| EXERCISE REQUIREMENTS |
Exact repetition of the data is the whole task.

| PROVIDED DATA |
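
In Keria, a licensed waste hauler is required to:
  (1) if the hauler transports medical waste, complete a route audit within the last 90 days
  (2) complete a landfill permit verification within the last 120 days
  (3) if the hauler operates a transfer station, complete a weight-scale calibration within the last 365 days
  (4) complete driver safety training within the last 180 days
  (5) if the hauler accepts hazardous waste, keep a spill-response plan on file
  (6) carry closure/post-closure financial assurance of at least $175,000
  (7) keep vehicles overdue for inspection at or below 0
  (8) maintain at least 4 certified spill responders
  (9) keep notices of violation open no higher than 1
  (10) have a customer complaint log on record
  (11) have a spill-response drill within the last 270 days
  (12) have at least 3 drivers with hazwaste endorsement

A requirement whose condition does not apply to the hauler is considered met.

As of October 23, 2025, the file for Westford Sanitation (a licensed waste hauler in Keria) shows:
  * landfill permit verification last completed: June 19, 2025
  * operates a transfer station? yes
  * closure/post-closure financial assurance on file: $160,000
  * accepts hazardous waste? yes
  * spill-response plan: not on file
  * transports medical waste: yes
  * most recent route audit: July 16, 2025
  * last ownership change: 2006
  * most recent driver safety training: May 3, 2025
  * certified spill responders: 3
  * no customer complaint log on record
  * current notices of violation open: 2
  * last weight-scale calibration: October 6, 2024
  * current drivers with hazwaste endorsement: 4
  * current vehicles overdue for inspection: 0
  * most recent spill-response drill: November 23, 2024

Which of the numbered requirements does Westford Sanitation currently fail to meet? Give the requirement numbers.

1, 2, 3, 5, 6, 8, 9, 10, 11

1. condition 'transports medical waste' holds; route audit 99 days ago vs limit 90 → not met
2. landfill permit verification 126 days ago vs limit 120 → not met
3. condition 'operates a transfer station' holds; weight-scale calibration 382 days ago vs limit 365 → not met
4. driver safety training 173 days ago vs limit 180 → met
5. condition 'accepts hazardous waste' holds; spill-response plan absent → not met
6. closure/post-closure financial assurance $160,000 < $175,000 → not met
7. vehicles overdue for inspection 0 ≤ 0 → met
8. certified spill responders 3 < 4 → not met
9. notices of violation open 2 > 1 → not met
10. customer complaint log absent → not met
11. spill-response drill 334 days ago vs limit 270 → not met
12. drivers with hazwaste endorsement 4 ≥ 3 → met
Not met: 1, 2, 3, 5, 6, 8, 9, 10, 11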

| OUTPUT FOR THIS TASK |
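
In Keria, a licensed waste hauler is required to:
  (1) if the hauler transports medical waste, complete a route audit within the last 90 days
  (2) complete a landfill permit verification within the last 120 days
  (3) if the hauler operates a transfer station, complete a weight-scale calibration within the last 365 days
  (4) complete driver safety training within the last 180 days
  (5) if the hauler accepts hazardous waste, keep a spill-response plan on file
  (6) carry closure/post-closure financial assurance of at least $175,000
  (7) keep vehicles overdue for inspection at or below 0
  (8) maintain at least 4 certified spill responders
  (9) keep notices of violation open no higher than 1
  (10) have a customer complaint log on record
  (11) have a spill-response drill within the last 270 days
  (12) have at least 3 drivers with hazwaste endorsement

A requirement whose condition does not apply to the hauler is considered met.

As of October 23, 2025, the file for Westford Sanitation (a licensed waste hauler in Keria) shows:
  * landfill permit verification last completed: June 19, 2025
  * operates a transfer station? yes
  * closure/post-closure financial assurance on file: $160,000
  * accepts hazardous waste? yes
  * spill-response plan: not on file
  * transports medical waste: yes
  * most recent route audit: July 16, 2025
  * last ownership change: 2006
  * most recent driver safety training: May 3, 2025
  * certified spill responders: 3
  * no customer complaint log on record
  * current notices of violation open: 2
  * last weight-scale calibration: October 6, 2024
  * current drivers with hazwaste endorsement: 4
  * current vehicles overdue for inspection: 0
  * most recent spill-response drill: November 23, 2024

Which of the numbered requirements does Westford Sanitation currently fail to meet? Give the requirement numbers.

1, 2, 3, 5, 6, 8, 9, 10, 11

1. condition 'transports medical waste' holds; route audit 99 days ago vs limit 90 → not met
2. landfill permit verification 126 days ago vs limit 120 → not met
3. condition 'operates a transfer station' holds; weight-scale calibration 382 days ago vs limit 365 → not met
4. driver safety training 173 days ago vs limit 180 → met
5. condition 'accepts hazardous waste' holds; spill-response plan absent → not met
6. closure/post-closure financial assurance $160,000 < $175,000 → not met
7. vehicles overdue for inspection 0 ≤ 0 → met
8. certified spill responders 3 < 4 → not met
9. notices of violation open 2 > 1 → not met
10. customer complaint log absent → not met
11. spill-response drill 334 days ago vs limit 270 → not met
12. drivers with hazwaste endorsement 4 ≥ 3 → met
Not met: 1, 2, 3, 5, 6, 8, 9, 10, 11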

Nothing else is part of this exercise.